Repeat exactly the lines of the listing below, please, starting with the first and ending with the line containing "For each of"; leave out the rest.

______

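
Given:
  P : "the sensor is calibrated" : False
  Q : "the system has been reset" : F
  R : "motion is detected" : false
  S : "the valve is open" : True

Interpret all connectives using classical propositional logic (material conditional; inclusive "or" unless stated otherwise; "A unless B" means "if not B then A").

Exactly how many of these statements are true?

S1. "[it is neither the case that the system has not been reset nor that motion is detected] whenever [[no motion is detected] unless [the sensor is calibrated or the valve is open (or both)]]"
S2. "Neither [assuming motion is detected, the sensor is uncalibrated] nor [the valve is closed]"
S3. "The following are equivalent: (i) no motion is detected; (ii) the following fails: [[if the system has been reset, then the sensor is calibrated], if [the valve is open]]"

0

S1: Formalization: (¬R ∨ (P ∨ S)) → (¬Q ↓ R)

¬R = ¬F = T
P ∨ S = F ∨ T = T
¬R ∨ (P ∨ S) = T ∨ T = T
¬Q = ¬F = T
¬Q ↓ R = T ↓ F = F
(¬R ∨ (P ∨ S)) → (¬Q ↓ R) = T → F = F
Hence S1 is false.

S2: This is (R → ¬P) ↓ ¬S.

¬P = ¬F = T
R → ¬P = F → T = T
¬S = ¬T = F
(R → ¬P) ↓ ¬S = T ↓ F = F
Hence S2 is false.

S3: Formalization: ¬R ↔ ¬(S → (Q → P))

¬R = ¬F = T
Q → P = F → F = T
S → (Q → P) = T → T = T
¬(S → (Q → P)) = ¬T = F
¬R ↔ ¬(S → (Q → P)) = T ↔ F = F
Thus S3 is false.

0 of the 3 statements are true (none).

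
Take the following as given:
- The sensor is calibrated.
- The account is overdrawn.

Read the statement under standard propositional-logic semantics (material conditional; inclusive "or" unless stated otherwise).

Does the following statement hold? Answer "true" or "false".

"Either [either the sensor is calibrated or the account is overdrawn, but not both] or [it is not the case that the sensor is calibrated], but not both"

false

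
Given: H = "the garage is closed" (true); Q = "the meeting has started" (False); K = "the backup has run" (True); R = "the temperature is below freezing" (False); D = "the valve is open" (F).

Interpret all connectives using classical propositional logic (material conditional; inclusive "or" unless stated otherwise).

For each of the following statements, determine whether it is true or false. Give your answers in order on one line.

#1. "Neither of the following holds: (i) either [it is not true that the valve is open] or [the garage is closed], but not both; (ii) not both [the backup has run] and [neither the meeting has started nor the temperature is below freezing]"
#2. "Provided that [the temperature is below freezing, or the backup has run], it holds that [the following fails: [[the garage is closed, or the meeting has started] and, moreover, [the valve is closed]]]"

#1 True; #2 False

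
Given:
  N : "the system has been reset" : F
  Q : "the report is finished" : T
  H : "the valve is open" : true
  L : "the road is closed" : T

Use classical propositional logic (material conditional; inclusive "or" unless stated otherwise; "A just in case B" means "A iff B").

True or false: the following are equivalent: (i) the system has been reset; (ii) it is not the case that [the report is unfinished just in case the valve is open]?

false

In symbols: N iff not (not Q iff H)

not Q = not True = False
not Q iff H = False iff True = False
not (not Q iff H) = not False = True
N iff not (not Q iff H) = False iff True = False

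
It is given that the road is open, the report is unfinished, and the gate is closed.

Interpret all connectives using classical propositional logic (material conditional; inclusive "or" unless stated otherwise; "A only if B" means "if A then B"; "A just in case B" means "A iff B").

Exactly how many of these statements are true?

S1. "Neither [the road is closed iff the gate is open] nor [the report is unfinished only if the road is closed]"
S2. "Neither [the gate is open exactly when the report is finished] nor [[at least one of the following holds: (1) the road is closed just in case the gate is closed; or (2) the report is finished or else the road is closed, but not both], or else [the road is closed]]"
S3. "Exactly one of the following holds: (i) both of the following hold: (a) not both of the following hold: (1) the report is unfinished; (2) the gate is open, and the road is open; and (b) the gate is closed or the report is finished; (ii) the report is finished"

1

Let D = "the road is closed" (False), W = "the gate is open" (False), P = "the report is finished" (False).

S1: This is (D iff W) nor (not P -> D).

D iff W = False iff False = True
not P = not False = True
not P -> D = True -> False = False
(D iff W) nor (not P -> D) = True nor False = False
Hence S1 is false.

S2: This is (W iff P) nor (((D iff not W) or (P xor D)) or D).

W iff P = False iff False = True
not W = not False = True
D iff not W = False iff True = False
P xor D = False xor False = False
(D iff not W) or (P xor D) = False or False = False
((D iff not W) or (P xor D)) or D = False or False = False
(W iff P) nor (((D iff not W) or (P xor D)) or D) = True nor False = False
Hence S2 is false.

S3: Parsed as ((not P nand (W and not D)) and (not W or P)) xor P

not P = not False = True
not D = not False = True
W and not D = False and True = False
not P nand (W and not D) = True nand False = True
not W = not False = True
not W or P = True or False = True
(not P nand (W and not D)) and (not W or P) = True and True = True
((not P nand (W and not D)) and (not W or P)) xor P = True xor False = True
Hence S3 is true.

True statements: 1.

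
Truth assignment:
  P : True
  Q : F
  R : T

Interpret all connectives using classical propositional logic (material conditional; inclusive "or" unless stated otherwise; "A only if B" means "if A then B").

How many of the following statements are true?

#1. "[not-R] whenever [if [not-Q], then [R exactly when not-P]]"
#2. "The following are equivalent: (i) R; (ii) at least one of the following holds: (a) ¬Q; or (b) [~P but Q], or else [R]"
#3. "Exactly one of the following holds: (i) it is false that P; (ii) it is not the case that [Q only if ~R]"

2

#1: Formalization: (¬Q → (R ↔ ¬P)) → ¬R

¬Q = ¬F = T
¬P = ¬T = F
R ↔ ¬P = T ↔ F = F
¬Q → (R ↔ ¬P) = T → F = F
¬R = ¬T = F
(¬Q → (R ↔ ¬P)) → ¬R = F → F = T
Thus #1 is true.

#2: In symbols: R ↔ (¬Q ∨ ((¬P ∧ Q) ∨ R))

¬Q = ¬F = T
¬P = ¬T = F
¬P ∧ Q = F ∧ F = F
(¬P ∧ Q) ∨ R = F ∨ T = T
¬Q ∨ ((¬P ∧ Q) ∨ R) = T ∨ T = T
R ↔ (¬Q ∨ ((¬P ∧ Q) ∨ R)) = T ↔ T = T
Hence #2 is true.

#3: Parsed as ¬P ⊕ ¬(Q → ¬R)

¬P = ¬T = F
¬R = ¬T = F
Q → ¬R = F → F = T
¬(Q → ¬R) = ¬T = F
¬P ⊕ ¬(Q → ¬R) = F ⊕ F = F
Thus #3 is false.

2 of the 3 statements are true (#1, #2).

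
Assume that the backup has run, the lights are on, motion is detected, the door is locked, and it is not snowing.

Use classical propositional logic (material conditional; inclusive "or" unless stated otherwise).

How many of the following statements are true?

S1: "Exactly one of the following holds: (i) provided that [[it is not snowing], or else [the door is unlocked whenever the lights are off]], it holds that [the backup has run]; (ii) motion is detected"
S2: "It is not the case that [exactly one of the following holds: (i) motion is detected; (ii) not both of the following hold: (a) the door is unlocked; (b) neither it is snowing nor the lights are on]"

Let U = "it is snowing" (F), Q = "the lights are on" (T), S = "the door is locked" (T), P = "the backup has run" (T), R = "motion is detected" (T).

S1: In symbols: ((¬U ∨ (¬Q → ¬S)) → P) ⊕ R

¬U = ¬F = T
¬Q = ¬T = F
¬S = ¬T = F
¬Q → ¬S = F → F = T
¬U ∨ (¬Q → ¬S) = T ∨ T = T
(¬U ∨ (¬Q → ¬S)) → P = T → T = T
((¬U ∨ (¬Q → ¬S)) → P) ⊕ R = T ⊕ T = F
So S1 is false.

S2: Parsed as ¬(R ⊕ (¬S ↑ (U ↓ Q)))

¬S = ¬T = F
U ↓ Q = F ↓ T = F
¬S ↑ (U ↓ Q) = F ↑ F = T
R ⊕ (¬S ↑ (U ↓ Q)) = T ⊕ T = F
¬(R ⊕ (¬S ↑ (U ↓ Q))) = ¬F = T
Hence S2 is true.

Count: 1.

1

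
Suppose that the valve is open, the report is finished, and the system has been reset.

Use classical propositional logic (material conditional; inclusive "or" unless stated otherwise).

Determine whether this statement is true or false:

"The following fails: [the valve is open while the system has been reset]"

Let P = "the valve is open" (T), R = "the system has been reset" (T).
Parsed as ¬(P ∧ R)

P ∧ R = T ∧ T = T
¬(P ∧ R) = ¬T = F

False.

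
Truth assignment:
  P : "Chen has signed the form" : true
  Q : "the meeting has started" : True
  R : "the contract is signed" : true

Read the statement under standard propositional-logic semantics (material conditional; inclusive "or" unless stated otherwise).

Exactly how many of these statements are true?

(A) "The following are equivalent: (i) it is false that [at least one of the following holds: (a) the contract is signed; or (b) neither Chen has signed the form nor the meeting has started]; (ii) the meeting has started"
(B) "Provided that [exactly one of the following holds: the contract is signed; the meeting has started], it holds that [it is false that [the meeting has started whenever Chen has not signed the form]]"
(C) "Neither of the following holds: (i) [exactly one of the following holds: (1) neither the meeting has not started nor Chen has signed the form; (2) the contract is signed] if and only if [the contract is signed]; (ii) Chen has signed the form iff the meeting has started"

1

(A): In symbols: ¬(R ∨ (P ↓ Q)) ↔ Q

P ↓ Q = T ↓ T = F
R ∨ (P ↓ Q) = T ∨ F = T
¬(R ∨ (P ↓ Q)) = ¬T = F
¬(R ∨ (P ↓ Q)) ↔ Q = F ↔ T = F
Thus (A) is false.

(B): In symbols: (R ⊕ Q) → ¬(¬P → Q)

R ⊕ Q = T ⊕ T = F
¬P = ¬T = F
¬P → Q = F → T = T
¬(¬P → Q) = ¬T = F
(R ⊕ Q) → ¬(¬P → Q) = F → F = T
Thus (B) is true.

(C): This is (((¬Q ↓ P) ⊕ R) ↔ R) ↓ (P ↔ Q).

¬Q = ¬T = F
¬Q ↓ P = F ↓ T = F
(¬Q ↓ P) ⊕ R = F ⊕ T = T
((¬Q ↓ P) ⊕ R) ↔ R = T ↔ T = T
P ↔ Q = T ↔ T = T
(((¬Q ↓ P) ⊕ R) ↔ R) ↓ (P ↔ Q) = T ↓ T = F
So (C) is false.

True statements: 1 ((B)).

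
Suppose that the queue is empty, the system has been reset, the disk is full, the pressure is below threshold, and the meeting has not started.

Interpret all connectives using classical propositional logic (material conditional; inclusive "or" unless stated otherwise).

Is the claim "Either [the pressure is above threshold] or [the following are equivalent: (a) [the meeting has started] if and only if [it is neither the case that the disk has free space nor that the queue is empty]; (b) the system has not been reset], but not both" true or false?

Let M = "the pressure is above threshold" (F), R = "the meeting has started" (F), L = "the disk is full" (T), S = "the queue is empty" (T), G = "the system has been reset" (T).
This is M ⊕ ((R ↔ (¬L ↓ S)) ↔ ¬G).

¬L = ¬T = F
¬L ↓ S = F ↓ T = F
R ↔ (¬L ↓ S) = F ↔ F = T
¬G = ¬T = F
(R ↔ (¬L ↓ S)) ↔ ¬G = T ↔ F = F
M ⊕ ((R ↔ (¬L ↓ S)) ↔ ¬G) = F ⊕ F = F

false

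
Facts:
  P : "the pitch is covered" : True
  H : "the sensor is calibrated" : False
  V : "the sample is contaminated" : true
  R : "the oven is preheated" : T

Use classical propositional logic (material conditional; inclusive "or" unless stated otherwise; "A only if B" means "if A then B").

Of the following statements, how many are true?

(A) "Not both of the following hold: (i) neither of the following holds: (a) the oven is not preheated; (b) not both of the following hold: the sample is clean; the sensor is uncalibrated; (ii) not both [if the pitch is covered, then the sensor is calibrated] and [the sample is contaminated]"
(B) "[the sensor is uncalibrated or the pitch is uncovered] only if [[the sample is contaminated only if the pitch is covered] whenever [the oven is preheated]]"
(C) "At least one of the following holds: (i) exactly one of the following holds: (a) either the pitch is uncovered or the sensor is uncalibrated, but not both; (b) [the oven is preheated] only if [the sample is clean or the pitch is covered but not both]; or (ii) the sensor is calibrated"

(A): Parsed as (not R nor (not V nand not H)) nand ((P -> H) nand V)

not R = not True = False
not V = not True = False
not H = not False = True
not V nand not H = False nand True = True
not R nor (not V nand not H) = False nor True = False
P -> H = True -> False = False
(P -> H) nand V = False nand True = True
(not R nor (not V nand not H)) nand ((P -> H) nand V) = False nand True = True
Hence (A) is true.

(B): In symbols: (not H or not P) -> (R -> (V -> P))

not H = not False = True
not P = not True = False
not H or not P = True or False = True
V -> P = True -> True = True
R -> (V -> P) = True -> True = True
(not H or not P) -> (R -> (V -> P)) = True -> True = True
Thus (B) is true.

(C): In symbols: ((not P xor not H) xor (R -> (not V xor P))) or H

not P = not True = False
not H = not False = True
not P xor not H = False xor True = True
not V = not True = False
not V xor P = False xor True = True
R -> (not V xor P) = True -> True = True
(not P xor not H) xor (R -> (not V xor P)) = True xor True = False
((not P xor not H) xor (R -> (not V xor P))) or H = False or False = False
Thus (C) is false.

2 of the 3 statements are true ((A), (B)).

2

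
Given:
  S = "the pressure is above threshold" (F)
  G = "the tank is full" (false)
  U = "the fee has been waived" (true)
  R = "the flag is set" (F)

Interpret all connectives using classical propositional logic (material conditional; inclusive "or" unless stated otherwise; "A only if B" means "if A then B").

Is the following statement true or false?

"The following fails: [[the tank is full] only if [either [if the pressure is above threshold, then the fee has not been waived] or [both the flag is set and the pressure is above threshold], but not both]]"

In symbols: ¬(G → ((S → ¬U) ⊕ (R ∧ S)))

¬U = ¬T = F
S → ¬U = F → F = T
R ∧ S = F ∧ F = F
(S → ¬U) ⊕ (R ∧ S) = T ⊕ F = T
G → ((S → ¬U) ⊕ (R ∧ S)) = F → T = T
¬(G → ((S → ¬U) ⊕ (R ∧ S))) = ¬T = F

The statement is false.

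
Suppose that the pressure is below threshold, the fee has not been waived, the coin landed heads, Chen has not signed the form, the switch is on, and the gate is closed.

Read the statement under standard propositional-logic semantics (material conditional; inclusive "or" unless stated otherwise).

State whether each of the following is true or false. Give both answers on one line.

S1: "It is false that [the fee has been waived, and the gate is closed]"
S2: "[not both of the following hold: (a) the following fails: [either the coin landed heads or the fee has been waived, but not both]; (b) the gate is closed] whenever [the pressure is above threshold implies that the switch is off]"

S1 true; S2 true

Let S = "the fee has been waived" (F), V = "the gate is open" (F), R = "the pressure is above threshold" (F), U = "the switch is on" (T), L = "the coin landed heads" (T).

S1: Parsed as ¬(S ∧ ¬V)

¬V = ¬F = T
S ∧ ¬V = F ∧ T = F
¬(S ∧ ¬V) = ¬F = T
Thus S1 is true.

S2: This is (R → ¬U) → (¬(L ⊕ S) ↑ ¬V).

¬U = ¬T = F
R → ¬U = F → F = T
L ⊕ S = T ⊕ F = T
¬(L ⊕ S) = ¬T = F
¬V = ¬F = T
¬(L ⊕ S) ↑ ¬V = F ↑ T = T
(R → ¬U) → (¬(L ⊕ S) ↑ ¬V) = T → T = T
So S2 is true.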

______

REPLY —
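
Given:
  P : "the sensor is calibrated" : False
  Q : "the system has been reset" : F
  R : "motion is detected" : false
  S : "the valve is open" : True

Interpret all connectives using classical propositional logic (material conditional; inclusive "or" unless stated otherwise; "A unless B" means "if not B then A").

Exactly how many of these statements are true?

S1. "[it is neither the case that the system has not been reset nor that motion is detected] whenever [[no motion is detected] unless [the sensor is calibrated or the valve is open (or both)]]"
S2. "Neither [assuming motion is detected, the sensor is uncalibrated] nor [the valve is closed]"
S3. "The following are equivalent: (i) no motion is detected; (ii) the following fails: [[if the system has been reset, then the sensor is calibrated], if [the valve is open]]"

0

S1: Formalization: (¬R ∨ (P ∨ S)) → (¬Q ↓ R)

¬R = ¬F = T
P ∨ S = F ∨ T = T
¬R ∨ (P ∨ S) = T ∨ T = T
¬Q = ¬F = T
¬Q ↓ R = T ↓ F = F
(¬R ∨ (P ∨ S)) → (¬Q ↓ R) = T → F = F
Hence S1 is false.

S2: This is (R → ¬P) ↓ ¬S.

¬P = ¬F = T
R → ¬P = F → T = T
¬S = ¬T = F
(R → ¬P) ↓ ¬S = T ↓ F = F
Hence S2 is false.

S3: Formalization: ¬R ↔ ¬(S → (Q → P))

¬R = ¬F = T
Q → P = F → F = T
S → (Q → P) = T → T = T
¬(S → (Q → P)) = ¬T = F
¬R ↔ ¬(S → (Q → P)) = T ↔ F = F
Thus S3 is false.

0 of the 3 statements are true (none).

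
Take the following as given:
- The sensor is calibrated.
- The account is overdrawn.

Read the statement under standard propositional-logic semantics (material conditional; inclusive "or" unless stated otherwise).

Does the following statement hold? Answer "true" or "false".

"Either [either the sensor is calibrated or the account is overdrawn, but not both] or [it is not the case that the sensor is calibrated], but not both"

false

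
Given: H = "the garage is closed" (true); Q = "the meeting has started" (False); K = "the backup has run" (True); R = "the temperature is below freezing" (False); D = "the valve is open" (F).

Interpret all connectives using classical propositional logic (material conditional; inclusive "or" unless stated otherwise).

For each of the following statements, determine whether it is true or false. Give your answers in order on one line.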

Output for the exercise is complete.